• WORK TASK:
Write down exactly the line where "Report both to" occurs and every line that follows it through the end of the material below; include nothing else.

• EXERCISE MATERIAL:
· · · · · · ·
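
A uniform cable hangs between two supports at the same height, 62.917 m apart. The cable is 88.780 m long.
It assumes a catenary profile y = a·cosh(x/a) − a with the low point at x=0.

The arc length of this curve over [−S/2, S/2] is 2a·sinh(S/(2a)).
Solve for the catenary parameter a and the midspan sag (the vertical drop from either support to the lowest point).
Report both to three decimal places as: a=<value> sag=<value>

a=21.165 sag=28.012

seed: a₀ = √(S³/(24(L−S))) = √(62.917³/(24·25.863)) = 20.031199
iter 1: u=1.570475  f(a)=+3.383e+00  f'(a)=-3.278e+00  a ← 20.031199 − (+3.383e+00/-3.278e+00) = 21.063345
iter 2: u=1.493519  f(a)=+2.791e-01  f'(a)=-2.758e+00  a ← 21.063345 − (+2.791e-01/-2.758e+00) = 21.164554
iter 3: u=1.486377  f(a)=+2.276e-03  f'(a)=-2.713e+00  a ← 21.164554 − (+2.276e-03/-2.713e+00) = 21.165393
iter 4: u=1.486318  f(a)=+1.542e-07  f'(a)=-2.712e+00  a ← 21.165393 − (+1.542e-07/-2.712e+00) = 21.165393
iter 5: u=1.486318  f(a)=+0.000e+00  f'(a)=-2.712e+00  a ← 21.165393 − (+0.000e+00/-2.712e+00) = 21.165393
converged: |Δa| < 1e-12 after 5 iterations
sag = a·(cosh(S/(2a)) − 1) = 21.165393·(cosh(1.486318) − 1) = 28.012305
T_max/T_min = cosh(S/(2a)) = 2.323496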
· · · · · · ·
• REPLY:
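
Report both to three decimal places as: a=<value> sag=<value>

a=21.165 sag=28.012

seed: a₀ = √(S³/(24(L−S))) = √(62.917³/(24·25.863)) = 20.031199
iter 1: u=1.570475  f(a)=+3.383e+00  f'(a)=-3.278e+00  a ← 20.031199 − (+3.383e+00/-3.278e+00) = 21.063345
iter 2: u=1.493519  f(a)=+2.791e-01  f'(a)=-2.758e+00  a ← 21.063345 − (+2.791e-01/-2.758e+00) = 21.164554
iter 3: u=1.486377  f(a)=+2.276e-03  f'(a)=-2.713e+00  a ← 21.164554 − (+2.276e-03/-2.713e+00) = 21.165393
iter 4: u=1.486318  f(a)=+1.542e-07  f'(a)=-2.712e+00  a ← 21.165393 − (+1.542e-07/-2.712e+00) = 21.165393
iter 5: u=1.486318  f(a)=+0.000e+00  f'(a)=-2.712e+00  a ← 21.165393 − (+0.000e+00/-2.712e+00) = 21.165393
converged: |Δa| < 1e-12 after 5 iterations
sag = a·(cosh(S/(2a)) − 1) = 21.165393·(cosh(1.486318) − 1) = 28.012305
T_max/T_min = cosh(S/(2a)) = 2.323496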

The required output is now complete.